### Given records
---

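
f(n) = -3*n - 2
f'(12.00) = -3.00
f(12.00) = -38.00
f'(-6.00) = -3.00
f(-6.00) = 16.00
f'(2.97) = -3.00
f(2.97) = -10.91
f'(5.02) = -3.00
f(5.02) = -17.06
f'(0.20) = -3.00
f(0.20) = -2.60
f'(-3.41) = -3.00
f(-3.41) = 8.23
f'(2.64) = -3.00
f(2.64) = -9.92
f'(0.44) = -3.00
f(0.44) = -3.32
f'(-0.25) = -3.00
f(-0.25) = -1.25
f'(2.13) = -3.00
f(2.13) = -8.39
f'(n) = -3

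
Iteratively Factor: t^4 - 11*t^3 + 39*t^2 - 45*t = (t)*(t^3 - 11*t^2 + 39*t - 45) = t*(t - 5)*(t^2 - 6*t + 9) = t*(t - 5)*(t - 3)*(t - 3)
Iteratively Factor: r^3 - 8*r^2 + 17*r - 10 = (r - 5)*(r^2 - 3*r + 2) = (r - 5)*(r - 2)*(r - 1)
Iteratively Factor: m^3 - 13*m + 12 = (m - 3)*(m^2 + 3*m - 4) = (m - 3)*(m - 1)*(m + 4)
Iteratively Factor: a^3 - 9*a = (a + 3)*(a^2 - 3*a) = a*(a + 3)*(a - 3)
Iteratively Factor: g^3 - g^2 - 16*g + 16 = (g + 4)*(g^2 - 5*g + 4) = (g - 4)*(g + 4)*(g - 1)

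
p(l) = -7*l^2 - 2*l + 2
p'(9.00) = -128.00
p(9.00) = -583.00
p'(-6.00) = 82.00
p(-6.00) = -238.00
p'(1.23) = -19.22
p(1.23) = -11.05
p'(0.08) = -3.12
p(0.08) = 1.80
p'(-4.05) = 54.70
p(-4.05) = -104.72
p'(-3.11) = 41.54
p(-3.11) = -59.48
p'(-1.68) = 21.52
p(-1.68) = -14.40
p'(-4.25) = 57.50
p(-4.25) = -115.94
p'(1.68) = -25.52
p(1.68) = -21.12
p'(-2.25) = 29.50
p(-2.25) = -28.94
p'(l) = -14*l - 2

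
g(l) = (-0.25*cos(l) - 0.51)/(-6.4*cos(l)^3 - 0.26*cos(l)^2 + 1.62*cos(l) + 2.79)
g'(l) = (-0.25*cos(l) - 0.51)*(-19.2*sin(l)*cos(l)^2 - 0.52*sin(l)*cos(l) + 1.62*sin(l))/(-6.4*cos(l)^3 - 0.26*cos(l)^2 + 1.62*cos(l) + 2.79)^2 + 0.25*sin(l)/(-6.4*cos(l)^3 - 0.26*cos(l)^2 + 1.62*cos(l) + 2.79)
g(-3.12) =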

---

### How to complete this task
Every line that contains the string "Factor" should be returned from the data.

### Output for this task
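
Iteratively Factor: t^4 - 11*t^3 + 39*t^2 - 45*t = (t)*(t^3 - 11*t^2 + 39*t - 45) = t*(t - 5)*(t^2 - 6*t + 9) = t*(t - 5)*(t - 3)*(t - 3)
Iteratively Factor: r^3 - 8*r^2 + 17*r - 10 = (r - 5)*(r^2 - 3*r + 2) = (r - 5)*(r - 2)*(r - 1)
Iteratively Factor: m^3 - 13*m + 12 = (m - 3)*(m^2 + 3*m - 4) = (m - 3)*(m - 1)*(m + 4)
Iteratively Factor: a^3 - 9*a = (a + 3)*(a^2 - 3*a) = a*(a + 3)*(a - 3)
Iteratively Factor: g^3 - g^2 - 16*g + 16 = (g + 4)*(g^2 - 5*g + 4) = (g - 4)*(g + 4)*(g - 1)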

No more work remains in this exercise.